Copy out the records below exactly as they appear.

━━━ RECORDS

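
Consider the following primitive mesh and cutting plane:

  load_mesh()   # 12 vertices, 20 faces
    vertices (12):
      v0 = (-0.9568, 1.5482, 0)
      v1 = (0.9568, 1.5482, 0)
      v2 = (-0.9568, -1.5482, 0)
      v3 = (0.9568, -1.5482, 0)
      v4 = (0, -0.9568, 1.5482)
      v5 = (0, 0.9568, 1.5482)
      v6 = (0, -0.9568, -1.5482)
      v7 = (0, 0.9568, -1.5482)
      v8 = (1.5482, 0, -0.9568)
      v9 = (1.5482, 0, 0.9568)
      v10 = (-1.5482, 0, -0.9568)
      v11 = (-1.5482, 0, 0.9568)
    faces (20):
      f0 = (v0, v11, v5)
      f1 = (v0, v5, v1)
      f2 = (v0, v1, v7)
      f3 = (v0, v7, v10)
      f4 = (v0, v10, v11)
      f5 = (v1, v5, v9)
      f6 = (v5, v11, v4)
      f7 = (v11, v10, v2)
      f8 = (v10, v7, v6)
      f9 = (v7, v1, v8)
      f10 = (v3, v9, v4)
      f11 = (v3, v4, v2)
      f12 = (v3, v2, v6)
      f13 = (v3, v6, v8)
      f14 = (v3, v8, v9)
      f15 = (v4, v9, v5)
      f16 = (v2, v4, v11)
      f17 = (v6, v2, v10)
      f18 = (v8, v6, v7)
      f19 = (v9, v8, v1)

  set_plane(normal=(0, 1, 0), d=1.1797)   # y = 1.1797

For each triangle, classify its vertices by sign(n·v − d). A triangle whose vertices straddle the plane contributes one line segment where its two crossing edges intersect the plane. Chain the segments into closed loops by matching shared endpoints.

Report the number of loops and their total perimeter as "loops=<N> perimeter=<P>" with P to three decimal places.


loops=1 perimeter=6.522

Straddling triangles (8 of 20):
  (v0,v11,v5) [+--] → (-1.09756, 1.1797, 0.227736)–(-0.36062, 1.1797, 0.96468)  len=1.0422
  (v0,v5,v1) [+-+] → (-0.36062, 1.1797, 0.96468)–(0.36062, 1.1797, 0.96468)  len=0.7212
  (v0,v1,v7) [++-] → (0.36062, 1.1797, -0.96468)–(-0.36062, 1.1797, -0.96468)  len=0.7212
  (v0,v7,v10) [+--] → (-0.36062, 1.1797, -0.96468)–(-1.09756, 1.1797, -0.227736)  len=1.0422
  (v0,v10,v11) [+--] → (-1.09756, 1.1797, -0.227736)–(-1.09756, 1.1797, 0.227736)  len=0.4555
  (v1,v5,v9) [+--] → (0.36062, 1.1797, 0.96468)–(1.09756, 1.1797, 0.227736)  len=1.0422
  (v7,v1,v8) [-+-] → (0.36062, 1.1797, -0.96468)–(1.09756, 1.1797, -0.227736)  len=1.0422
  (v9,v8,v1) [--+] → (1.09756, 1.1797, -0.227736)–(1.09756, 1.1797, 0.227736)  len=0.4555

Chained into 1 loop(s):
  loop 1: 8 segments, perimeter = 6.5222
Total perimeter = 6.522


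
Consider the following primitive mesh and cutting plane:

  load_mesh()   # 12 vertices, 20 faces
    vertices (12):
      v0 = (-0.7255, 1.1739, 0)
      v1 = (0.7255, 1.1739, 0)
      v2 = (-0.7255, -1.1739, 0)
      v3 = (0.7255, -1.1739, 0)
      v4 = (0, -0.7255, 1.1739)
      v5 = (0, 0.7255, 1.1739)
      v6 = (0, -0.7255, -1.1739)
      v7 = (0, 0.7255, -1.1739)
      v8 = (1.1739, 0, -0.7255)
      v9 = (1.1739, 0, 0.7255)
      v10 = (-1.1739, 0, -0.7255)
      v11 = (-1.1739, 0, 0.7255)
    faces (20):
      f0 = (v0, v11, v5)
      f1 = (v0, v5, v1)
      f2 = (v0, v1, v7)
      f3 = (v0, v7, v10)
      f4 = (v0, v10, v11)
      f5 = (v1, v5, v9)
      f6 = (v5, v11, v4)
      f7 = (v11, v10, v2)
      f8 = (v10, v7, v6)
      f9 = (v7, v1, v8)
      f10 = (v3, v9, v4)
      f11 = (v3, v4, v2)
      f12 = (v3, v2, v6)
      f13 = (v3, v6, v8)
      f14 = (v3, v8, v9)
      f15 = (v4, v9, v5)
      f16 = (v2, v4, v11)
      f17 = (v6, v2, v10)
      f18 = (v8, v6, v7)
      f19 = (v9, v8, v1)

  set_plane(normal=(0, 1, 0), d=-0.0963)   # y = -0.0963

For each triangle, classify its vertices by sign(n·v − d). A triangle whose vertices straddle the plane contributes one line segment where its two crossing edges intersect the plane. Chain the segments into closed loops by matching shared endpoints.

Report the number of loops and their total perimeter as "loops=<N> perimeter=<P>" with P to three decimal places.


Straddling triangles (10 of 20):
  (v5,v11,v4) [++-] → (-1.01808, -0.0963, 0.785019)–(0, -0.0963, 1.1739)  len=1.0898
  (v11,v10,v2) [++-] → (-1.13712, -0.0963, -0.665984)–(-1.13712, -0.0963, 0.665984)  len=1.3320
  (v10,v7,v6) [++-] → (0, -0.0963, -1.1739)–(-1.01808, -0.0963, -0.785019)  len=1.0898
  (v3,v9,v4) [-+-] → (1.13712, -0.0963, 0.665984)–(1.01808, -0.0963, 0.785019)  len=0.1683
  (v3,v6,v8) [--+] → (1.01808, -0.0963, -0.785019)–(1.13712, -0.0963, -0.665984)  len=0.1683
  (v3,v8,v9) [-++] → (1.13712, -0.0963, -0.665984)–(1.13712, -0.0963, 0.665984)  len=1.3320
  (v4,v9,v5) [-++] → (1.01808, -0.0963, 0.785019)–(0, -0.0963, 1.1739)  len=1.0898
  (v2,v4,v11) [--+] → (-1.01808, -0.0963, 0.785019)–(-1.13712, -0.0963, 0.665984)  len=0.1683
  (v6,v2,v10) [--+] → (-1.13712, -0.0963, -0.665984)–(-1.01808, -0.0963, -0.785019)  len=0.1683
  (v8,v6,v7) [+-+] → (1.01808, -0.0963, -0.785019)–(0, -0.0963, -1.1739)  len=1.0898

Chained into 1 loop(s):
  loop 1: 10 segments, perimeter = 7.6966
Total perimeter = 7.697

loops=1 perimeter=7.697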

━━━━━━

RESULT —
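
Consider the following primitive mesh and cutting plane:

  load_mesh()   # 12 vertices, 20 faces
    vertices (12):
      v0 = (-0.9568, 1.5482, 0)
      v1 = (0.9568, 1.5482, 0)
      v2 = (-0.9568, -1.5482, 0)
      v3 = (0.9568, -1.5482, 0)
      v4 = (0, -0.9568, 1.5482)
      v5 = (0, 0.9568, 1.5482)
      v6 = (0, -0.9568, -1.5482)
      v7 = (0, 0.9568, -1.5482)
      v8 = (1.5482, 0, -0.9568)
      v9 = (1.5482, 0, 0.9568)
      v10 = (-1.5482, 0, -0.9568)
      v11 = (-1.5482, 0, 0.9568)
    faces (20):
      f0 = (v0, v11, v5)
      f1 = (v0, v5, v1)
      f2 = (v0, v1, v7)
      f3 = (v0, v7, v10)
      f4 = (v0, v10, v11)
      f5 = (v1, v5, v9)
      f6 = (v5, v11, v4)
      f7 = (v11, v10, v2)
      f8 = (v10, v7, v6)
      f9 = (v7, v1, v8)
      f10 = (v3, v9, v4)
      f11 = (v3, v4, v2)
      f12 = (v3, v2, v6)
      f13 = (v3, v6, v8)
      f14 = (v3, v8, v9)
      f15 = (v4, v9, v5)
      f16 = (v2, v4, v11)
      f17 = (v6, v2, v10)
      f18 = (v8, v6, v7)
      f19 = (v9, v8, v1)

  set_plane(normal=(0, 1, 0), d=1.1797)   # y = 1.1797

For each triangle, classify its vertices by sign(n·v − d). A triangle whose vertices straddle the plane contributes one line segment where its two crossing edges intersect the plane. Chain the segments into closed loops by matching shared endpoints.

Report the number of loops and their total perimeter as "loops=<N> perimeter=<P>" with P to three decimal places.


loops=1 perimeter=6.522

Straddling triangles (8 of 20):
  (v0,v11,v5) [+--] → (-1.09756, 1.1797, 0.227736)–(-0.36062, 1.1797, 0.96468)  len=1.0422
  (v0,v5,v1) [+-+] → (-0.36062, 1.1797, 0.96468)–(0.36062, 1.1797, 0.96468)  len=0.7212
  (v0,v1,v7) [++-] → (0.36062, 1.1797, -0.96468)–(-0.36062, 1.1797, -0.96468)  len=0.7212
  (v0,v7,v10) [+--] → (-0.36062, 1.1797, -0.96468)–(-1.09756, 1.1797, -0.227736)  len=1.0422
  (v0,v10,v11) [+--] → (-1.09756, 1.1797, -0.227736)–(-1.09756, 1.1797, 0.227736)  len=0.4555
  (v1,v5,v9) [+--] → (0.36062, 1.1797, 0.96468)–(1.09756, 1.1797, 0.227736)  len=1.0422
  (v7,v1,v8) [-+-] → (0.36062, 1.1797, -0.96468)–(1.09756, 1.1797, -0.227736)  len=1.0422
  (v9,v8,v1) [--+] → (1.09756, 1.1797, -0.227736)–(1.09756, 1.1797, 0.227736)  len=0.4555

Chained into 1 loop(s):
  loop 1: 8 segments, perimeter = 6.5222
Total perimeter = 6.522


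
Consider the following primitive mesh and cutting plane:

  load_mesh()   # 12 vertices, 20 faces
    vertices (12):
      v0 = (-0.7255, 1.1739, 0)
      v1 = (0.7255, 1.1739, 0)
      v2 = (-0.7255, -1.1739, 0)
      v3 = (0.7255, -1.1739, 0)
      v4 = (0, -0.7255, 1.1739)
      v5 = (0, 0.7255, 1.1739)
      v6 = (0, -0.7255, -1.1739)
      v7 = (0, 0.7255, -1.1739)
      v8 = (1.1739, 0, -0.7255)
      v9 = (1.1739, 0, 0.7255)
      v10 = (-1.1739, 0, -0.7255)
      v11 = (-1.1739, 0, 0.7255)
    faces (20):
      f0 = (v0, v11, v5)
      f1 = (v0, v5, v1)
      f2 = (v0, v1, v7)
      f3 = (v0, v7, v10)
      f4 = (v0, v10, v11)
      f5 = (v1, v5, v9)
      f6 = (v5, v11, v4)
      f7 = (v11, v10, v2)
      f8 = (v10, v7, v6)
      f9 = (v7, v1, v8)
      f10 = (v3, v9, v4)
      f11 = (v3, v4, v2)
      f12 = (v3, v2, v6)
      f13 = (v3, v6, v8)
      f14 = (v3, v8, v9)
      f15 = (v4, v9, v5)
      f16 = (v2, v4, v11)
      f17 = (v6, v2, v10)
      f18 = (v8, v6, v7)
      f19 = (v9, v8, v1)

  set_plane(normal=(0, 1, 0), d=-0.0963)   # y = -0.0963

For each triangle, classify its vertices by sign(n·v − d). A triangle whose vertices straddle the plane contributes one line segment where its two crossing edges intersect the plane. Chain the segments into closed loops by matching shared endpoints.

Report the number of loops and their total perimeter as "loops=<N> perimeter=<P>" with P to three decimal places.


Straddling triangles (10 of 20):
  (v5,v11,v4) [++-] → (-1.01808, -0.0963, 0.785019)–(0, -0.0963, 1.1739)  len=1.0898
  (v11,v10,v2) [++-] → (-1.13712, -0.0963, -0.665984)–(-1.13712, -0.0963, 0.665984)  len=1.3320
  (v10,v7,v6) [++-] → (0, -0.0963, -1.1739)–(-1.01808, -0.0963, -0.785019)  len=1.0898
  (v3,v9,v4) [-+-] → (1.13712, -0.0963, 0.665984)–(1.01808, -0.0963, 0.785019)  len=0.1683
  (v3,v6,v8) [--+] → (1.01808, -0.0963, -0.785019)–(1.13712, -0.0963, -0.665984)  len=0.1683
  (v3,v8,v9) [-++] → (1.13712, -0.0963, -0.665984)–(1.13712, -0.0963, 0.665984)  len=1.3320
  (v4,v9,v5) [-++] → (1.01808, -0.0963, 0.785019)–(0, -0.0963, 1.1739)  len=1.0898
  (v2,v4,v11) [--+] → (-1.01808, -0.0963, 0.785019)–(-1.13712, -0.0963, 0.665984)  len=0.1683
  (v6,v2,v10) [--+] → (-1.13712, -0.0963, -0.665984)–(-1.01808, -0.0963, -0.785019)  len=0.1683
  (v8,v6,v7) [+-+] → (1.01808, -0.0963, -0.785019)–(0, -0.0963, -1.1739)  len=1.0898

Chained into 1 loop(s):
  loop 1: 10 segments, perimeter = 7.6966
Total perimeter = 7.697

loops=1 perimeter=7.697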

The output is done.